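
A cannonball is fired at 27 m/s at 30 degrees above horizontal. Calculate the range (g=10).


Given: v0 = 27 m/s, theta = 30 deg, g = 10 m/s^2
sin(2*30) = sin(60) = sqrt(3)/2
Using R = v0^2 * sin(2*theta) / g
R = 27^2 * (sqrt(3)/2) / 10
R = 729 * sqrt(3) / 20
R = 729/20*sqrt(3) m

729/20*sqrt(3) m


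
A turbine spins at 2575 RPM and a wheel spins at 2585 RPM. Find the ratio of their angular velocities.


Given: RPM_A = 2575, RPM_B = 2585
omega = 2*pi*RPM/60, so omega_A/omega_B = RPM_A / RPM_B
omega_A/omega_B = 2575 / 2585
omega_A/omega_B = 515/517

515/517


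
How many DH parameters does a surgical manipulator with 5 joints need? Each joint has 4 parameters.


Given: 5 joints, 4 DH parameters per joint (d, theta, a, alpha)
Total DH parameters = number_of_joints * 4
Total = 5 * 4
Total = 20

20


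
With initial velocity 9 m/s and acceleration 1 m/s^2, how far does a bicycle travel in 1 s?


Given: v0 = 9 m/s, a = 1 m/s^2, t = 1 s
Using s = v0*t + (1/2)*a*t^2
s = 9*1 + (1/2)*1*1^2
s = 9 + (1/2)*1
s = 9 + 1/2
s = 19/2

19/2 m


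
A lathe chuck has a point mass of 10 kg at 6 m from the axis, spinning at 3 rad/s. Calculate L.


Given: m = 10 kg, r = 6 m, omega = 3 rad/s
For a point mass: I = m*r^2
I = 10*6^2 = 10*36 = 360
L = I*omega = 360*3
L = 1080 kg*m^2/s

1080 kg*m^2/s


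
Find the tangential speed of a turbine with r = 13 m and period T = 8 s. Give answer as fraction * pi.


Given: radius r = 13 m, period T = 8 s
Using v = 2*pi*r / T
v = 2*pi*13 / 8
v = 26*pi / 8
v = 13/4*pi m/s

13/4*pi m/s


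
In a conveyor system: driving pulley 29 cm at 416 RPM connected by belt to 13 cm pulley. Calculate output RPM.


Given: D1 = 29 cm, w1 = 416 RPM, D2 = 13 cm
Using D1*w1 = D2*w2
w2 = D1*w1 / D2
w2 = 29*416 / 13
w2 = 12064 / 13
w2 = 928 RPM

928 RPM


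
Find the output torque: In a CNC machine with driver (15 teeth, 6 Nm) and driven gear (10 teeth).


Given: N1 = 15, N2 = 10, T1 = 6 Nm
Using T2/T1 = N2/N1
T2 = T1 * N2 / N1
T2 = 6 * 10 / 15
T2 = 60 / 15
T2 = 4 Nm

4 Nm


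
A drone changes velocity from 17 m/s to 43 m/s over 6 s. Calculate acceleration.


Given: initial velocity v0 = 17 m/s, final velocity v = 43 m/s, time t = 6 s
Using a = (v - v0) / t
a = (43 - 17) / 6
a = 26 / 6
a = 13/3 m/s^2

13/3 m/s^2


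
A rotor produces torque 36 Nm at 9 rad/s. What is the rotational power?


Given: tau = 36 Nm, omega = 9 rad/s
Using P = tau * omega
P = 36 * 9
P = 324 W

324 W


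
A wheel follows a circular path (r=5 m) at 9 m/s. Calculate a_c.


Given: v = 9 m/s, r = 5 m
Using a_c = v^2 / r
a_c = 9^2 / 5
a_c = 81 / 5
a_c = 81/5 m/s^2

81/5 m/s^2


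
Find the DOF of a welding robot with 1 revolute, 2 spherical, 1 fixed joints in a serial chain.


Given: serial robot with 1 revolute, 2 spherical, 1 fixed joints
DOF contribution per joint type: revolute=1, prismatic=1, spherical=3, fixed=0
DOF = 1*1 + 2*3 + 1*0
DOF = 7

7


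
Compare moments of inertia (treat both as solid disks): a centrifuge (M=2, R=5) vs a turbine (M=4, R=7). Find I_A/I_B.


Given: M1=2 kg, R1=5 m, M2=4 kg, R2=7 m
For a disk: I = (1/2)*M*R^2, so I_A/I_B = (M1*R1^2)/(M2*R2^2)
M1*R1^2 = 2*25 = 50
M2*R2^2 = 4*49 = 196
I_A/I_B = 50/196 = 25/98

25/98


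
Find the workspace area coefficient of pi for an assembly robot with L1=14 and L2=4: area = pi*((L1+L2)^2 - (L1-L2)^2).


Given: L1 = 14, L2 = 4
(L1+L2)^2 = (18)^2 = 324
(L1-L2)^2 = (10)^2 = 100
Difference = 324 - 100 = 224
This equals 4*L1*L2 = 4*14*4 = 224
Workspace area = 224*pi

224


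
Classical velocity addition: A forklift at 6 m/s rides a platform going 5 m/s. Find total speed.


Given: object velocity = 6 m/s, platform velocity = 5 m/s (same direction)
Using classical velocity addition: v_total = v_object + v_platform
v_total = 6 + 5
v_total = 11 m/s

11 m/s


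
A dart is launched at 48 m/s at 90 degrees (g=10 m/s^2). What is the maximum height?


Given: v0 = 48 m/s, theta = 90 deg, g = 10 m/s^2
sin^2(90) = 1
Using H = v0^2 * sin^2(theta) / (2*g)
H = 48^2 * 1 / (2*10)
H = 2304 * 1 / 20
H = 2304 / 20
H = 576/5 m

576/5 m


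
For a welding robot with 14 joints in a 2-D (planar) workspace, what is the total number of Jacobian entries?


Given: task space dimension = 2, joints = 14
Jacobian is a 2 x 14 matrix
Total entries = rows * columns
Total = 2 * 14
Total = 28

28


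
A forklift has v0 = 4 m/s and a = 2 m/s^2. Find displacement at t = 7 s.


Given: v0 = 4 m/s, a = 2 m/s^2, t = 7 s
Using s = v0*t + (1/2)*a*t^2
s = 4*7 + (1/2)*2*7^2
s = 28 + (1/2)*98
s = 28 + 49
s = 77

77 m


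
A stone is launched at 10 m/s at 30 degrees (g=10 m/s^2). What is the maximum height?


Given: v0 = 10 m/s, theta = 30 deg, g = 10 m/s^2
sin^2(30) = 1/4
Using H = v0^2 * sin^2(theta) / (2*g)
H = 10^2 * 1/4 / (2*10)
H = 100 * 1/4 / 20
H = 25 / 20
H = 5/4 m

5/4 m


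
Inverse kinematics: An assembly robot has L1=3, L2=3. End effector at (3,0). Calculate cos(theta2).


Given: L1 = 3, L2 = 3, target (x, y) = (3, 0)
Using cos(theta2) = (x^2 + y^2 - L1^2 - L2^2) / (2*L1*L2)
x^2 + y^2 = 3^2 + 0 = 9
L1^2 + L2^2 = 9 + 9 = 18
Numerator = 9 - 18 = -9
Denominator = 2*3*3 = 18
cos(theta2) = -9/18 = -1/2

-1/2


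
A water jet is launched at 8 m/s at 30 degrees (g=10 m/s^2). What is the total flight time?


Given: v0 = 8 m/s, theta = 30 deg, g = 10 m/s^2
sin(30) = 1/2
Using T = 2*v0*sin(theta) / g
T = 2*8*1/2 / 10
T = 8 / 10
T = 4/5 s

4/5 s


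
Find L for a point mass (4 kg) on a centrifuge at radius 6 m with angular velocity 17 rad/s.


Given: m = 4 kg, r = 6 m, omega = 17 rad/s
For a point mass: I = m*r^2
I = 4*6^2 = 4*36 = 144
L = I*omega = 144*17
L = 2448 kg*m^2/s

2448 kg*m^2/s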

● ● ● ● ● ● ●

*WHAT YOU SHOULD DO*.
Transcribe every record above word for word.

*ANSWER BOX*.
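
A cannonball is fired at 27 m/s at 30 degrees above horizontal. Calculate the range (g=10).


Given: v0 = 27 m/s, theta = 30 deg, g = 10 m/s^2
sin(2*30) = sin(60) = sqrt(3)/2
Using R = v0^2 * sin(2*theta) / g
R = 27^2 * (sqrt(3)/2) / 10
R = 729 * sqrt(3) / 20
R = 729/20*sqrt(3) m

729/20*sqrt(3) m


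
A turbine spins at 2575 RPM and a wheel spins at 2585 RPM. Find the ratio of their angular velocities.


Given: RPM_A = 2575, RPM_B = 2585
omega = 2*pi*RPM/60, so omega_A/omega_B = RPM_A / RPM_B
omega_A/omega_B = 2575 / 2585
omega_A/omega_B = 515/517

515/517


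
How many DH parameters does a surgical manipulator with 5 joints need? Each joint has 4 parameters.


Given: 5 joints, 4 DH parameters per joint (d, theta, a, alpha)
Total DH parameters = number_of_joints * 4
Total = 5 * 4
Total = 20

20


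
With initial velocity 9 m/s and acceleration 1 m/s^2, how far does a bicycle travel in 1 s?


Given: v0 = 9 m/s, a = 1 m/s^2, t = 1 s
Using s = v0*t + (1/2)*a*t^2
s = 9*1 + (1/2)*1*1^2
s = 9 + (1/2)*1
s = 9 + 1/2
s = 19/2

19/2 m


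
A lathe chuck has a point mass of 10 kg at 6 m from the axis, spinning at 3 rad/s. Calculate L.


Given: m = 10 kg, r = 6 m, omega = 3 rad/s
For a point mass: I = m*r^2
I = 10*6^2 = 10*36 = 360
L = I*omega = 360*3
L = 1080 kg*m^2/s

1080 kg*m^2/s


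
Find the tangential speed of a turbine with r = 13 m and period T = 8 s. Give answer as fraction * pi.


Given: radius r = 13 m, period T = 8 s
Using v = 2*pi*r / T
v = 2*pi*13 / 8
v = 26*pi / 8
v = 13/4*pi m/s

13/4*pi m/s


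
In a conveyor system: driving pulley 29 cm at 416 RPM connected by belt to 13 cm pulley. Calculate output RPM.


Given: D1 = 29 cm, w1 = 416 RPM, D2 = 13 cm
Using D1*w1 = D2*w2
w2 = D1*w1 / D2
w2 = 29*416 / 13
w2 = 12064 / 13
w2 = 928 RPM

928 RPM


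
Find the output torque: In a CNC machine with driver (15 teeth, 6 Nm) and driven gear (10 teeth).


Given: N1 = 15, N2 = 10, T1 = 6 Nm
Using T2/T1 = N2/N1
T2 = T1 * N2 / N1
T2 = 6 * 10 / 15
T2 = 60 / 15
T2 = 4 Nm

4 Nm


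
A drone changes velocity from 17 m/s to 43 m/s over 6 s. Calculate acceleration.


Given: initial velocity v0 = 17 m/s, final velocity v = 43 m/s, time t = 6 s
Using a = (v - v0) / t
a = (43 - 17) / 6
a = 26 / 6
a = 13/3 m/s^2

13/3 m/s^2


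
A rotor produces torque 36 Nm at 9 rad/s. What is the rotational power?


Given: tau = 36 Nm, omega = 9 rad/s
Using P = tau * omega
P = 36 * 9
P = 324 W

324 W


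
A wheel follows a circular path (r=5 m) at 9 m/s. Calculate a_c.


Given: v = 9 m/s, r = 5 m
Using a_c = v^2 / r
a_c = 9^2 / 5
a_c = 81 / 5
a_c = 81/5 m/s^2

81/5 m/s^2


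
Find the DOF of a welding robot with 1 revolute, 2 spherical, 1 fixed joints in a serial chain.


Given: serial robot with 1 revolute, 2 spherical, 1 fixed joints
DOF contribution per joint type: revolute=1, prismatic=1, spherical=3, fixed=0
DOF = 1*1 + 2*3 + 1*0
DOF = 7

7


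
Compare moments of inertia (treat both as solid disks): a centrifuge (M=2, R=5) vs a turbine (M=4, R=7). Find I_A/I_B.


Given: M1=2 kg, R1=5 m, M2=4 kg, R2=7 m
For a disk: I = (1/2)*M*R^2, so I_A/I_B = (M1*R1^2)/(M2*R2^2)
M1*R1^2 = 2*25 = 50
M2*R2^2 = 4*49 = 196
I_A/I_B = 50/196 = 25/98

25/98


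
Find the workspace area coefficient of pi for an assembly robot with L1=14 and L2=4: area = pi*((L1+L2)^2 - (L1-L2)^2).


Given: L1 = 14, L2 = 4
(L1+L2)^2 = (18)^2 = 324
(L1-L2)^2 = (10)^2 = 100
Difference = 324 - 100 = 224
This equals 4*L1*L2 = 4*14*4 = 224
Workspace area = 224*pi

224


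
Classical velocity addition: A forklift at 6 m/s rides a platform going 5 m/s. Find total speed.


Given: object velocity = 6 m/s, platform velocity = 5 m/s (same direction)
Using classical velocity addition: v_total = v_object + v_platform
v_total = 6 + 5
v_total = 11 m/s

11 m/s


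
A dart is launched at 48 m/s at 90 degrees (g=10 m/s^2). What is the maximum height?


Given: v0 = 48 m/s, theta = 90 deg, g = 10 m/s^2
sin^2(90) = 1
Using H = v0^2 * sin^2(theta) / (2*g)
H = 48^2 * 1 / (2*10)
H = 2304 * 1 / 20
H = 2304 / 20
H = 576/5 m

576/5 m


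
For a welding robot with 14 joints in a 2-D (planar) workspace, what is the total number of Jacobian entries?


Given: task space dimension = 2, joints = 14
Jacobian is a 2 x 14 matrix
Total entries = rows * columns
Total = 2 * 14
Total = 28

28


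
A forklift has v0 = 4 m/s and a = 2 m/s^2. Find displacement at t = 7 s.


Given: v0 = 4 m/s, a = 2 m/s^2, t = 7 s
Using s = v0*t + (1/2)*a*t^2
s = 4*7 + (1/2)*2*7^2
s = 28 + (1/2)*98
s = 28 + 49
s = 77

77 m


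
A stone is launched at 10 m/s at 30 degrees (g=10 m/s^2). What is the maximum height?


Given: v0 = 10 m/s, theta = 30 deg, g = 10 m/s^2
sin^2(30) = 1/4
Using H = v0^2 * sin^2(theta) / (2*g)
H = 10^2 * 1/4 / (2*10)
H = 100 * 1/4 / 20
H = 25 / 20
H = 5/4 m

5/4 m


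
Inverse kinematics: An assembly robot has L1=3, L2=3. End effector at (3,0). Calculate cos(theta2).


Given: L1 = 3, L2 = 3, target (x, y) = (3, 0)
Using cos(theta2) = (x^2 + y^2 - L1^2 - L2^2) / (2*L1*L2)
x^2 + y^2 = 3^2 + 0 = 9
L1^2 + L2^2 = 9 + 9 = 18
Numerator = 9 - 18 = -9
Denominator = 2*3*3 = 18
cos(theta2) = -9/18 = -1/2

-1/2


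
A water jet is launched at 8 m/s at 30 degrees (g=10 m/s^2). What is the total flight time?


Given: v0 = 8 m/s, theta = 30 deg, g = 10 m/s^2
sin(30) = 1/2
Using T = 2*v0*sin(theta) / g
T = 2*8*1/2 / 10
T = 8 / 10
T = 4/5 s

4/5 s


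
Find L for a point mass (4 kg) on a centrifuge at radius 6 m with angular velocity 17 rad/s.


Given: m = 4 kg, r = 6 m, omega = 17 rad/s
For a point mass: I = m*r^2
I = 4*6^2 = 4*36 = 144
L = I*omega = 144*17
L = 2448 kg*m^2/s

2448 kg*m^2/s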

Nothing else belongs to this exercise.